[Start of Attachment]

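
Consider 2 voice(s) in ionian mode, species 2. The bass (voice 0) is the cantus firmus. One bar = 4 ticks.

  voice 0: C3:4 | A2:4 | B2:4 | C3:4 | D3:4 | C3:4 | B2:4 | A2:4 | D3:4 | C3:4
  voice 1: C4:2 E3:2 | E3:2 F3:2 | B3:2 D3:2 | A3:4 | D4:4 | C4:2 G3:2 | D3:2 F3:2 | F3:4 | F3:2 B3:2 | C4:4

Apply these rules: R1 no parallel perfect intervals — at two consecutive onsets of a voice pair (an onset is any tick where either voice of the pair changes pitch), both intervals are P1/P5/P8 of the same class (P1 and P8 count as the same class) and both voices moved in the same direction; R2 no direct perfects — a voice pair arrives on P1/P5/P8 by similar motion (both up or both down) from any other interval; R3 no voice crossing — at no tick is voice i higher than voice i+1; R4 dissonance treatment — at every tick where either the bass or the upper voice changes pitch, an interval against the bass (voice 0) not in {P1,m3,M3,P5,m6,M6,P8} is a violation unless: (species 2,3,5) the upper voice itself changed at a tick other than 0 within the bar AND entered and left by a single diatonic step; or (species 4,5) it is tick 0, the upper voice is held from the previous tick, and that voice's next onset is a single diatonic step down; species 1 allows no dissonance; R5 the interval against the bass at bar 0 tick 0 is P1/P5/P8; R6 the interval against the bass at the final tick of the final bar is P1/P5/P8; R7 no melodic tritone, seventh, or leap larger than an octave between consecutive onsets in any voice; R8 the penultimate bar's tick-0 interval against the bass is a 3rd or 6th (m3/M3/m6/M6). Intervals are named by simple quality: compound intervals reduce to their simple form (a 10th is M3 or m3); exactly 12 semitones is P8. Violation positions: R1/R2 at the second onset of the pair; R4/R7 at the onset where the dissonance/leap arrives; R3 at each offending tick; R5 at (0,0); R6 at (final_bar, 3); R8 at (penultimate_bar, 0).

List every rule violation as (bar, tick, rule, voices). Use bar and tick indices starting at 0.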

[End of Attachment]

#### Prompt
Return each line of the listing that holds the string "species".

#### Answer to this problem
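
Consider 2 voice(s) in ionian mode, species 2. The bass (voice 0) is the cantus firmus. One bar = 4 ticks.
Apply these rules: R1 no parallel perfect intervals — at two consecutive onsets of a voice pair (an onset is any tick where either voice of the pair changes pitch), both intervals are P1/P5/P8 of the same class (P1 and P8 count as the same class) and both voices moved in the same direction; R2 no direct perfects — a voice pair arrives on P1/P5/P8 by similar motion (both up or both down) from any other interval; R3 no voice crossing — at no tick is voice i higher than voice i+1; R4 dissonance treatment — at every tick where either the bass or the upper voice changes pitch, an interval against the bass (voice 0) not in {P1,m3,M3,P5,m6,M6,P8} is a violation unless: (species 2,3,5) the upper voice itself changed at a tick other than 0 within the bar AND entered and left by a single diatonic step; or (species 4,5) it is tick 0, the upper voice is held from the previous tick, and that voice's next onset is a single diatonic step down; species 1 allows no dissonance; R5 the interval against the bass at bar 0 tick 0 is P1/P5/P8; R6 the interval against the bass at the final tick of the final bar is P1/P5/P8; R7 no melodic tritone, seventh, or leap larger than an octave between consecutive onsets in any voice; R8 the penultimate bar's tick-0 interval against the bass is a 3rd or 6th (m3/M3/m6/M6). Intervals are named by simple quality: compound intervals reduce to their simple form (a 10th is M3 or m3); exactly 12 semitones is P8. Violation positions: R1/R2 at the second onset of the pair; R4/R7 at the onset where the dissonance/leap arrives; R3 at each offending tick; R5 at (0,0); R6 at (final_bar, 3); R8 at (penultimate_bar, 0).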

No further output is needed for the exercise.